Work to be completed: Reproduce each line from the records that holds "Answer".

Records for processing:
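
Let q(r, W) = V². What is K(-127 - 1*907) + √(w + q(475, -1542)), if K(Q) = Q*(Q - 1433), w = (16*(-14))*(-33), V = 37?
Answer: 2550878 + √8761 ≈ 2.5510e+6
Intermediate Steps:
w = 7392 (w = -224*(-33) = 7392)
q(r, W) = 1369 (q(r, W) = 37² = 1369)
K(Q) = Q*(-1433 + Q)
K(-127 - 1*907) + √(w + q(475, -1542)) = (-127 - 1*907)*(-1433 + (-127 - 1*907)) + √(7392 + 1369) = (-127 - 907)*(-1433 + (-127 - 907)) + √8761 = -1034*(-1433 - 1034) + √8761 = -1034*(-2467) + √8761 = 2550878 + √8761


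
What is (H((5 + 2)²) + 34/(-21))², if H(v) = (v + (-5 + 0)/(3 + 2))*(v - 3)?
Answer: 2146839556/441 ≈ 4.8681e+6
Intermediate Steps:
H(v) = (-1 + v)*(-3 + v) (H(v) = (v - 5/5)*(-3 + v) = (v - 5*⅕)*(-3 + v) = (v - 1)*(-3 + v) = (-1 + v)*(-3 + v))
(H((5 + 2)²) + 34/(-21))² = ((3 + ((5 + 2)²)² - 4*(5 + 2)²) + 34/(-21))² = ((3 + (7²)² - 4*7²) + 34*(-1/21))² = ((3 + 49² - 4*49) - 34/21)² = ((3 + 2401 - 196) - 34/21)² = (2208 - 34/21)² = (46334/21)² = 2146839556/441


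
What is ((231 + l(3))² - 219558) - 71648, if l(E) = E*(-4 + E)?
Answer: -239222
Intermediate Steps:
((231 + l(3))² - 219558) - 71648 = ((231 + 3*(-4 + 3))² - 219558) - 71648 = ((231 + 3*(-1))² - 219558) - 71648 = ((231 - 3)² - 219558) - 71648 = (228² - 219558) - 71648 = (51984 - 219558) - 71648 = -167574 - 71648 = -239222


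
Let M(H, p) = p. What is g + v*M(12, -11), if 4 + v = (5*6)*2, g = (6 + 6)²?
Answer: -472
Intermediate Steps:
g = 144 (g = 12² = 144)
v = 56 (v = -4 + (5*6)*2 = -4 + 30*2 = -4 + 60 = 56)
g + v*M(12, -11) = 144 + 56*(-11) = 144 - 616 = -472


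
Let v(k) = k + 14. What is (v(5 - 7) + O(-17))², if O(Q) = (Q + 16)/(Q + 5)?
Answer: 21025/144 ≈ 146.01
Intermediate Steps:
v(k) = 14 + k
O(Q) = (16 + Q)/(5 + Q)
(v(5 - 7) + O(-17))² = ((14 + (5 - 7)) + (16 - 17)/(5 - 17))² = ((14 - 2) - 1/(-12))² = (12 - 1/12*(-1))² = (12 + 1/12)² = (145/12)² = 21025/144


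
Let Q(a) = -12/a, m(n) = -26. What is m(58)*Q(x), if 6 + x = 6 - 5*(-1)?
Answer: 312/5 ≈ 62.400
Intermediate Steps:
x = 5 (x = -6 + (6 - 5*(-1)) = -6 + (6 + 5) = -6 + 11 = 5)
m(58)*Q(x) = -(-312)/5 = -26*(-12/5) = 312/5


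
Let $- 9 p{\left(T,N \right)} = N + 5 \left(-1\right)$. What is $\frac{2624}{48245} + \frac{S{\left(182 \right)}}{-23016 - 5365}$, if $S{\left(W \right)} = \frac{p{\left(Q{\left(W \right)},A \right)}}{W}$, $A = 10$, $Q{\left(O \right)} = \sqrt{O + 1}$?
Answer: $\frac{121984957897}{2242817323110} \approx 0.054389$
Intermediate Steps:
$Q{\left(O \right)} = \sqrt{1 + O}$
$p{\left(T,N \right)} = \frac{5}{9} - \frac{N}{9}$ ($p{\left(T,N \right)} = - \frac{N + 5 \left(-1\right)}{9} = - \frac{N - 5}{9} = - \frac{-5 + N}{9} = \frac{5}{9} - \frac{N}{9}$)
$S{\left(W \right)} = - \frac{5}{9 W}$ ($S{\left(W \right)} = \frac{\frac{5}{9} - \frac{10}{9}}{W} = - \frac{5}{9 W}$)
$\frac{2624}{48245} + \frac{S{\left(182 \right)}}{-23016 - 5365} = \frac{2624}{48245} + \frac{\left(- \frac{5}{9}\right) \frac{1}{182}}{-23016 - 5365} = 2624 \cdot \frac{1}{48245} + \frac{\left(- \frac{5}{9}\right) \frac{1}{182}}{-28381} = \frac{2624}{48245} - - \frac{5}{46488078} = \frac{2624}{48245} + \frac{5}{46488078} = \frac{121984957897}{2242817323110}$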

Solution for this task:
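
Answer: 2550878 + √8761 ≈ 2.5510e+6
Answer: 2146839556/441 ≈ 4.8681e+6
Answer: -239222
Answer: -472
Answer: 21025/144 ≈ 146.01
Answer: 312/5 ≈ 62.400
Answer: $\frac{121984957897}{2242817323110} \approx 0.054389$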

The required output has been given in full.